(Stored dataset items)
○ ○ ○
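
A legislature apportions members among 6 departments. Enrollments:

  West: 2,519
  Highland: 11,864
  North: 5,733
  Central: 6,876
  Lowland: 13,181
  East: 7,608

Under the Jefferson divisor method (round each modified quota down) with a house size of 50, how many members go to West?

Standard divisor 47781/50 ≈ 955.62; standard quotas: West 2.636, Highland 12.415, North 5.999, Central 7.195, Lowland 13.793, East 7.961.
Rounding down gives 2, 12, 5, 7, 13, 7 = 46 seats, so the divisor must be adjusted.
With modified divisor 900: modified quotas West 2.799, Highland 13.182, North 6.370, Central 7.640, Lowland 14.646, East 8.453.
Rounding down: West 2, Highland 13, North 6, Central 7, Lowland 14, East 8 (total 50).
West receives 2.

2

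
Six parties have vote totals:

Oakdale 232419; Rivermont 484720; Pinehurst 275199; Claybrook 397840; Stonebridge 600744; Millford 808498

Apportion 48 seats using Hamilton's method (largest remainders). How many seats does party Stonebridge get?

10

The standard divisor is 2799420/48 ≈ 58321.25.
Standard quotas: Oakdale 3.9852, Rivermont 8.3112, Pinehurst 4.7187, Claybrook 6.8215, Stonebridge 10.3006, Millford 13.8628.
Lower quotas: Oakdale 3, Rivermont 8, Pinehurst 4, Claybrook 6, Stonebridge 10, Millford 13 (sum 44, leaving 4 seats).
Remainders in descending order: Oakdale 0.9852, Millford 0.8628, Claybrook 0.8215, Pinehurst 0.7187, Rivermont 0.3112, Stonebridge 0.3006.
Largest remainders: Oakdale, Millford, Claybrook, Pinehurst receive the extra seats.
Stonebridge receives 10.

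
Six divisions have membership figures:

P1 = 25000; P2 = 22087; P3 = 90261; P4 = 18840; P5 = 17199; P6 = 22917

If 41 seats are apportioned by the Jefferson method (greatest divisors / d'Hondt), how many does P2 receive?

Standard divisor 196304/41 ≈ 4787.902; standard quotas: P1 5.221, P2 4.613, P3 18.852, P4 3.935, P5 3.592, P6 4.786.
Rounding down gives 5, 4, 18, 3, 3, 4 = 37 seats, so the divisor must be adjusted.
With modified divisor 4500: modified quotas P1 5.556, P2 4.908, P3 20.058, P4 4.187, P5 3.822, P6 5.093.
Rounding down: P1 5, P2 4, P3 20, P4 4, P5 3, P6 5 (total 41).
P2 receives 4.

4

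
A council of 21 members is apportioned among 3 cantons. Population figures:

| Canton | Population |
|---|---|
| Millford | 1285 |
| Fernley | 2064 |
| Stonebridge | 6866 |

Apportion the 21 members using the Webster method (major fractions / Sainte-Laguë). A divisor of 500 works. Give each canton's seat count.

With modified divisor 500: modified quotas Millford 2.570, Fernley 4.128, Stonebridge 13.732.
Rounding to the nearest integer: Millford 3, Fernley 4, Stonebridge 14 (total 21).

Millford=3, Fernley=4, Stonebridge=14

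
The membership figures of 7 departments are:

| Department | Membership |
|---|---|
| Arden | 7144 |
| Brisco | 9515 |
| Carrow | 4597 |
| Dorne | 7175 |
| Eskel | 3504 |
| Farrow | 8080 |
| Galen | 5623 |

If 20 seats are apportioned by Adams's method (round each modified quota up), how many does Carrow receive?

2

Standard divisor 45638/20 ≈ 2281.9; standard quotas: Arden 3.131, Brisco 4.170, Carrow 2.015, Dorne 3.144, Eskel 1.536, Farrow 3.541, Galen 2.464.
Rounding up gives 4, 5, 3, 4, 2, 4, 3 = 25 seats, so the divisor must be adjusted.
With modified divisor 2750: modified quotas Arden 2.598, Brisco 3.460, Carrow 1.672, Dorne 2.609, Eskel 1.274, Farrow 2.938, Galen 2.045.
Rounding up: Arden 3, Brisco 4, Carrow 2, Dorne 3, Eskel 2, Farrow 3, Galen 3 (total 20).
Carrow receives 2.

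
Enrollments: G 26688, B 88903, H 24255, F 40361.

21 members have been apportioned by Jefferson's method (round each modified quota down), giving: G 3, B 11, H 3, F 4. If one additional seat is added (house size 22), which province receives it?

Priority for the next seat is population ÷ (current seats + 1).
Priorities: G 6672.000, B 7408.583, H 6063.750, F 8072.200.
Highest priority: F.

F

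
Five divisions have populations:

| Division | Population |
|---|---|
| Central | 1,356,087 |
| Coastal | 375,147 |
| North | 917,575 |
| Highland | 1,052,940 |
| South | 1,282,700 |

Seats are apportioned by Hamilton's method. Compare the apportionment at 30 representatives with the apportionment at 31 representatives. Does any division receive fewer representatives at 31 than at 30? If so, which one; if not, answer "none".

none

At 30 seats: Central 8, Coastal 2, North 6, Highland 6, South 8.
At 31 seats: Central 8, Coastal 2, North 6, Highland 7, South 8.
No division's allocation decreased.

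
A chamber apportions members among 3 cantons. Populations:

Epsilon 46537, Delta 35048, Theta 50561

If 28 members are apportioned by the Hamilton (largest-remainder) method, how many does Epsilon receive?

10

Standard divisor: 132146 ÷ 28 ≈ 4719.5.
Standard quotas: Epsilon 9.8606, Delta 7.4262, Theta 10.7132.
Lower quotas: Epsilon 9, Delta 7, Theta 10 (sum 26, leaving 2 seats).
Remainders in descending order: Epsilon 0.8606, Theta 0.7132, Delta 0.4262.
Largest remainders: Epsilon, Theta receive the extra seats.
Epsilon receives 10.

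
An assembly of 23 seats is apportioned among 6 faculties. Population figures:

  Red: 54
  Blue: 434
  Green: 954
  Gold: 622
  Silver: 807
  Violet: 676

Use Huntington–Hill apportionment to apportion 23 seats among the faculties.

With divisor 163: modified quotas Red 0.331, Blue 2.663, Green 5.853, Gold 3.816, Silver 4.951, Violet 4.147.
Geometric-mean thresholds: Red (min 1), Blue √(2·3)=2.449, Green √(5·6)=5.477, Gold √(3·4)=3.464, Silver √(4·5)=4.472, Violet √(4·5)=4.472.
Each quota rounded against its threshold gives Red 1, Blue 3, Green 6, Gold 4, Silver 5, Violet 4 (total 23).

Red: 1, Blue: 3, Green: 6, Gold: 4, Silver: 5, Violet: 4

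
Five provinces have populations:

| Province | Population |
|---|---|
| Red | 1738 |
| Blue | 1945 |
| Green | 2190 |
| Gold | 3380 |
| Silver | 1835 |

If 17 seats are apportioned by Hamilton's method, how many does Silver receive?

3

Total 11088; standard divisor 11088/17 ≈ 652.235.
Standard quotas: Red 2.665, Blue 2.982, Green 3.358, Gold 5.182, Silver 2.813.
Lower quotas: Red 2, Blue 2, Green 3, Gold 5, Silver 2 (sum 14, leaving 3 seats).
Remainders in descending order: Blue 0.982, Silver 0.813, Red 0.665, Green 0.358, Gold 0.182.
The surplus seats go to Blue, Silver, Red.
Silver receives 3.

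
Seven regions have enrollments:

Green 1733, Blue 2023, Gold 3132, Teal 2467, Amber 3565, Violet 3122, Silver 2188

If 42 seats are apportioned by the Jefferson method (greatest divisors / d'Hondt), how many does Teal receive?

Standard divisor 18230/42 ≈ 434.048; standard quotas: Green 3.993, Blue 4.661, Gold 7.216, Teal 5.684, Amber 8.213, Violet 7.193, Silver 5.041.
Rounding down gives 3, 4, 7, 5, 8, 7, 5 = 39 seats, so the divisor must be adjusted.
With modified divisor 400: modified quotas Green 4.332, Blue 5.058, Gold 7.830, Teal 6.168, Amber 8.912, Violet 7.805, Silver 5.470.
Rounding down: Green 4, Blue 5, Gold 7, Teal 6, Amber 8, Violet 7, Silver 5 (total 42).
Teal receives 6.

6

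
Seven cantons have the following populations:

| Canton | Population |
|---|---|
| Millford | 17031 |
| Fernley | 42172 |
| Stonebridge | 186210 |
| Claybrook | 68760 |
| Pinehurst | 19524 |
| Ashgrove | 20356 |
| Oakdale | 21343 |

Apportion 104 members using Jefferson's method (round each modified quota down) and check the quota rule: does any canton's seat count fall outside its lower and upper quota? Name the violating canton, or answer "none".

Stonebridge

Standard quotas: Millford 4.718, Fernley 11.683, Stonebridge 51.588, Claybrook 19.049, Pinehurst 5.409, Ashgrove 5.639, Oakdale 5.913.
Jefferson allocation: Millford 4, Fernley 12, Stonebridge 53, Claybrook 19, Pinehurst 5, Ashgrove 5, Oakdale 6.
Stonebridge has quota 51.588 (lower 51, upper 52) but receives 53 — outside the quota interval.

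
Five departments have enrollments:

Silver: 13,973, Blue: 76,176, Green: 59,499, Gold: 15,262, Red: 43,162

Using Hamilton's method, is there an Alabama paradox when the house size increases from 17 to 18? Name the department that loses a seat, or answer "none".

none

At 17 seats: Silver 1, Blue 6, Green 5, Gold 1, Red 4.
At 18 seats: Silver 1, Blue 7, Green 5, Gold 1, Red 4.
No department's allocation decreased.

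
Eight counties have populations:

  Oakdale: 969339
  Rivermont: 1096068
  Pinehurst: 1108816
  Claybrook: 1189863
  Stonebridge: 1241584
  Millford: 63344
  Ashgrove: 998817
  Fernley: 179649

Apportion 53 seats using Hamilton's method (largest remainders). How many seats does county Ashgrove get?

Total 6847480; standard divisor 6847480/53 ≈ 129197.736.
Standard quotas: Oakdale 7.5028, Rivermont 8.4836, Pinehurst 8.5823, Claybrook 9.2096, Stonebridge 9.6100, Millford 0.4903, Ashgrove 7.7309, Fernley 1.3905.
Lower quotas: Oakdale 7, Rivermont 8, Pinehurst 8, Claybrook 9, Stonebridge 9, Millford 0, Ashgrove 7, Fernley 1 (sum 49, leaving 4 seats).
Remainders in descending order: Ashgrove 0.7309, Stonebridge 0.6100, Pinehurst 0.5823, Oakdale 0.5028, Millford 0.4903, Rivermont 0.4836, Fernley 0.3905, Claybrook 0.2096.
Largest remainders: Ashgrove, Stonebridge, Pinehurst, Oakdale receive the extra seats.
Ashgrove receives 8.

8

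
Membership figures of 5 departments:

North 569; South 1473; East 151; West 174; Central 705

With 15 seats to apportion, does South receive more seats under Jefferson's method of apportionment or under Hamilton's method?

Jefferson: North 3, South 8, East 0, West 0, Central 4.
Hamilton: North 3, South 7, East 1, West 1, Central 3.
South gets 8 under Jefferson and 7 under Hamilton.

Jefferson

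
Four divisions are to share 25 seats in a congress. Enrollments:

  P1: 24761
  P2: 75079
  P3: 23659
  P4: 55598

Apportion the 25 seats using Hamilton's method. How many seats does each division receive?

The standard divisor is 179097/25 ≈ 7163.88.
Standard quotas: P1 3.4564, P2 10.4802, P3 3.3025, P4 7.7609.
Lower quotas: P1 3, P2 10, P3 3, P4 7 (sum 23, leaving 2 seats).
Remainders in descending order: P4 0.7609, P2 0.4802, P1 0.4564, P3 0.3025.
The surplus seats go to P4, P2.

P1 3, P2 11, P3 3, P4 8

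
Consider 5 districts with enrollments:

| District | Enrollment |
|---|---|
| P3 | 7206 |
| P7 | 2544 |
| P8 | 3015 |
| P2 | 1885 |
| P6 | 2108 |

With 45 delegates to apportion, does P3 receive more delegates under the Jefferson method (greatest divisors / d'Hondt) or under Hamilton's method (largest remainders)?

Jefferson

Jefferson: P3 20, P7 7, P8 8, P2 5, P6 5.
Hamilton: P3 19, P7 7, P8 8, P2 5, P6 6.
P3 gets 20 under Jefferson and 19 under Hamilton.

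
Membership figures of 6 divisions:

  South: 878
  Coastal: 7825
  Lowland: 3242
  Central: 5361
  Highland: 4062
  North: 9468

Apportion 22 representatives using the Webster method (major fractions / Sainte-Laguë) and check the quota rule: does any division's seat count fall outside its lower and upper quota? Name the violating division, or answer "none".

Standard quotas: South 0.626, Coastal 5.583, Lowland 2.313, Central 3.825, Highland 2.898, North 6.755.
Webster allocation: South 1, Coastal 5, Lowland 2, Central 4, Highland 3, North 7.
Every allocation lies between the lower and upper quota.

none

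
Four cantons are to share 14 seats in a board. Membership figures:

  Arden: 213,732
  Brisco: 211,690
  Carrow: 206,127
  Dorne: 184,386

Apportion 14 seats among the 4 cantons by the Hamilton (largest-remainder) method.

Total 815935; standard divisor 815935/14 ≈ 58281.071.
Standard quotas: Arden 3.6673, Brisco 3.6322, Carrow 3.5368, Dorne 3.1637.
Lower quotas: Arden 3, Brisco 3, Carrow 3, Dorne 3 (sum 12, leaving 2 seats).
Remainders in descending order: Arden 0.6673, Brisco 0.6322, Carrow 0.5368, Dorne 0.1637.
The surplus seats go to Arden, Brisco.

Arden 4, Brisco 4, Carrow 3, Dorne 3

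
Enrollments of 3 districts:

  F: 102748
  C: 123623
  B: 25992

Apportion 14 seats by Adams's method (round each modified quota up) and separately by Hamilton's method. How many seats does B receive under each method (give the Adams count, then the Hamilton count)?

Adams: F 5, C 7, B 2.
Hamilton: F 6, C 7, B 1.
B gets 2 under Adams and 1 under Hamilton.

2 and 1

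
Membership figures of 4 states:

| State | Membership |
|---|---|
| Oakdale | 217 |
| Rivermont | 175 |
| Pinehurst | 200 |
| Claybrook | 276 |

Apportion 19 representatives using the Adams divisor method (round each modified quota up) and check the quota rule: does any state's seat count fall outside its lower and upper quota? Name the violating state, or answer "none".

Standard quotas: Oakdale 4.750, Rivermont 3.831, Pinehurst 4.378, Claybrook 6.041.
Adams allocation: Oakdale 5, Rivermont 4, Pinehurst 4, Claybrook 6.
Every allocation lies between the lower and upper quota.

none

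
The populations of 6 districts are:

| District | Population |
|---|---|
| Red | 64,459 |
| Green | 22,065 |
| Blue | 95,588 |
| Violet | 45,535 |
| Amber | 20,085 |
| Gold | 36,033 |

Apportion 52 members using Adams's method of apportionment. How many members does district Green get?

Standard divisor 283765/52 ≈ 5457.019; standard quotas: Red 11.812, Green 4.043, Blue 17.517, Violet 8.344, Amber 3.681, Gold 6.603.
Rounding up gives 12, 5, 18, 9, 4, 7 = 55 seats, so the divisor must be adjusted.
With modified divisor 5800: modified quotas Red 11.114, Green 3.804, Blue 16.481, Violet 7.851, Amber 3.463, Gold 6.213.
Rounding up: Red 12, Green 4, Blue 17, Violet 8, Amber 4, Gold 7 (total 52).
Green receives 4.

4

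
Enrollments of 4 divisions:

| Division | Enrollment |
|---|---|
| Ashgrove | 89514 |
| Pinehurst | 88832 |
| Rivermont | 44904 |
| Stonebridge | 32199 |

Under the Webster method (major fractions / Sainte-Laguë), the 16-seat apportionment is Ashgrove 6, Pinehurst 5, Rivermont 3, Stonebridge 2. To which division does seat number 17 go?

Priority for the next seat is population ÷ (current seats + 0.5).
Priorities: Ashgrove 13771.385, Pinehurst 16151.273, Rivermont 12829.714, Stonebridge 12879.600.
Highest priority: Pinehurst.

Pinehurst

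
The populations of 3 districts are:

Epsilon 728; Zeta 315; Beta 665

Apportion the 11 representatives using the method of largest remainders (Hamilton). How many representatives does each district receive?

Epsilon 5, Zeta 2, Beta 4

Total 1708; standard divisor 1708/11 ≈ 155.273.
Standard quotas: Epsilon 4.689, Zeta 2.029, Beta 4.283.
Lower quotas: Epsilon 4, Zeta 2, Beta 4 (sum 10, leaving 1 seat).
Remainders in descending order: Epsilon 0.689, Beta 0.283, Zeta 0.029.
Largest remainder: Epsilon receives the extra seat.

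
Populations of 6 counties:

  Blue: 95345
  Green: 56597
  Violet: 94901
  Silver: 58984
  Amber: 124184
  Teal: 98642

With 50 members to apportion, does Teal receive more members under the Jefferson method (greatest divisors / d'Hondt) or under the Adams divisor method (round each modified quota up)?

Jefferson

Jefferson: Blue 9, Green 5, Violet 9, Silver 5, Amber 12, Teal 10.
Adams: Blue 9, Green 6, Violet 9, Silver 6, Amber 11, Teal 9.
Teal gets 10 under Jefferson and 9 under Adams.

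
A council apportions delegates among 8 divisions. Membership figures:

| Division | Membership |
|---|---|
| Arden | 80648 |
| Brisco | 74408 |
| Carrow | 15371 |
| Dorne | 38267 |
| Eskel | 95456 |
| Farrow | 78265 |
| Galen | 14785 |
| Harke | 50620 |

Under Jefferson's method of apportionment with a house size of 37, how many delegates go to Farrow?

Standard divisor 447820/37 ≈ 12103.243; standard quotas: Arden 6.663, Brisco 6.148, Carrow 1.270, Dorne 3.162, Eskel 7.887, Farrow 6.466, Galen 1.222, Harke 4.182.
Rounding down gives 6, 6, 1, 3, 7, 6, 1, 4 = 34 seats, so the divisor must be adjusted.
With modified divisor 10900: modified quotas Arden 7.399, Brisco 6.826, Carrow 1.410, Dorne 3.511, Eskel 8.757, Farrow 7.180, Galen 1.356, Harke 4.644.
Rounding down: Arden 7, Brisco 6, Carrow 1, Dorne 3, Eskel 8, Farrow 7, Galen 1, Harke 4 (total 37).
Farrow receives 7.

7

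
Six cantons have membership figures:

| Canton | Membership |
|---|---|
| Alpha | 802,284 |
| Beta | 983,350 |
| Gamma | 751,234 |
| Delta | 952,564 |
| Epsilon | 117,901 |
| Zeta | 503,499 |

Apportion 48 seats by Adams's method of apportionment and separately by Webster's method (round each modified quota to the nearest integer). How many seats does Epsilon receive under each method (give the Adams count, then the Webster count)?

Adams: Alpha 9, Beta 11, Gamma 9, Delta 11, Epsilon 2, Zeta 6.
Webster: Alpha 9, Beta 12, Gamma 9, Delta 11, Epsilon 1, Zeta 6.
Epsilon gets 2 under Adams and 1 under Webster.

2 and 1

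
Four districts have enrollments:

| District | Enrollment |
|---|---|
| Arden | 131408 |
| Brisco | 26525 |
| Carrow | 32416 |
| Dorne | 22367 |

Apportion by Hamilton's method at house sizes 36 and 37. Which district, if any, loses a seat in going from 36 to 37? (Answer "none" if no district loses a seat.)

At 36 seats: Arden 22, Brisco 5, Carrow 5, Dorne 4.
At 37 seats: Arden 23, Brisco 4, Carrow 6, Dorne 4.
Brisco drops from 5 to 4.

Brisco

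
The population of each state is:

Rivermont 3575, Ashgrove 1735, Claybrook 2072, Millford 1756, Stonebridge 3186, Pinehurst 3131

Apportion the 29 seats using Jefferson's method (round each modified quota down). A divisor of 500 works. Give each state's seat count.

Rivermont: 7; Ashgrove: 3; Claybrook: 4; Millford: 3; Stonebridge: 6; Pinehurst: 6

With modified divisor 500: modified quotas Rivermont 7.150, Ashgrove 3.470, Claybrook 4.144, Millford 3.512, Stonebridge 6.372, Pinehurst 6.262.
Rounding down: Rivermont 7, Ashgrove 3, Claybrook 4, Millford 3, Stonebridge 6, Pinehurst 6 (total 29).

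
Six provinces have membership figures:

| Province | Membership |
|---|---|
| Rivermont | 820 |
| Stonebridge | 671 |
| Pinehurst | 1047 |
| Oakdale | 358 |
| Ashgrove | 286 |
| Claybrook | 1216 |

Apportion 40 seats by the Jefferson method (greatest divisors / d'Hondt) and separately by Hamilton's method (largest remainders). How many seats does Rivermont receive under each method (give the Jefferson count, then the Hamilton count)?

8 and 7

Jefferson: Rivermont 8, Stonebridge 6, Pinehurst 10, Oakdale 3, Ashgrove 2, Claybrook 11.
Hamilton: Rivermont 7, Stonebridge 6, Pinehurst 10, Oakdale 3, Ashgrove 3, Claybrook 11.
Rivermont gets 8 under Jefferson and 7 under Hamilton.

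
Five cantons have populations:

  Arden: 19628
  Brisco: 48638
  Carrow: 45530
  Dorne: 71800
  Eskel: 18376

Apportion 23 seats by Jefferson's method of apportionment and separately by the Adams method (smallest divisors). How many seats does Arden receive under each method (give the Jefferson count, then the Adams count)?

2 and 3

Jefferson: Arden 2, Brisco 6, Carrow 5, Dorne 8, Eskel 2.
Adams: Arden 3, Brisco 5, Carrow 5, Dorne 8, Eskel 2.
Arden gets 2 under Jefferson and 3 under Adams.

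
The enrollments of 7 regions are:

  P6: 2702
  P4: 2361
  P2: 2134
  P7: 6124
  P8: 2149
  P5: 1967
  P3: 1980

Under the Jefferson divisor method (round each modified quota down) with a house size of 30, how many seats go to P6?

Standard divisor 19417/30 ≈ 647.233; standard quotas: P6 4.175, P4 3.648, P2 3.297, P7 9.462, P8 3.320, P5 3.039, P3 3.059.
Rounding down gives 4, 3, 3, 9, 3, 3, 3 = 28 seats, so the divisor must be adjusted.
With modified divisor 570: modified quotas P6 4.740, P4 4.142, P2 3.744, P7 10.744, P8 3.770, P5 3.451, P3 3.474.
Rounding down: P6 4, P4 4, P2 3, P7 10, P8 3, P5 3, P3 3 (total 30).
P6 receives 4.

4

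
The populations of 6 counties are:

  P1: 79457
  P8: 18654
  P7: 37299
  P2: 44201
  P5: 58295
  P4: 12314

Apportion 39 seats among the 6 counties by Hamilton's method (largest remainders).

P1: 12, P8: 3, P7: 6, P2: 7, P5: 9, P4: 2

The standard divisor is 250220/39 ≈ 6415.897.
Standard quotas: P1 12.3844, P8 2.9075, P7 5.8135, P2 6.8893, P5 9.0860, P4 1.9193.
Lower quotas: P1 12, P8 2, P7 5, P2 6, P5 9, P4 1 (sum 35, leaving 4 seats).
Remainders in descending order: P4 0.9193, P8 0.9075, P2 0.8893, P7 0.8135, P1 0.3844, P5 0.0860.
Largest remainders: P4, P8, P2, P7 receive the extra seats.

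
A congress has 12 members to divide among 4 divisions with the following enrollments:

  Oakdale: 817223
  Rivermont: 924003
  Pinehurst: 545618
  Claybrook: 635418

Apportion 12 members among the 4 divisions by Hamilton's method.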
○ ○ ○
Your goal
Return exactly, and only, the lines above starting at the line that contains "Five divisions have" and ending at the line that contains "Epsilon 46537, Delta 35048, Theta 50561".

Your response
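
Five divisions have populations:

| Division | Population |
|---|---|
| Central | 1,356,087 |
| Coastal | 375,147 |
| North | 917,575 |
| Highland | 1,052,940 |
| South | 1,282,700 |

Seats are apportioned by Hamilton's method. Compare the apportionment at 30 representatives with the apportionment at 31 representatives. Does any division receive fewer representatives at 31 than at 30? If so, which one; if not, answer "none".

none

At 30 seats: Central 8, Coastal 2, North 6, Highland 6, South 8.
At 31 seats: Central 8, Coastal 2, North 6, Highland 7, South 8.
No division's allocation decreased.

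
A chamber apportions members among 3 cantons. Populations:

Epsilon 46537, Delta 35048, Theta 50561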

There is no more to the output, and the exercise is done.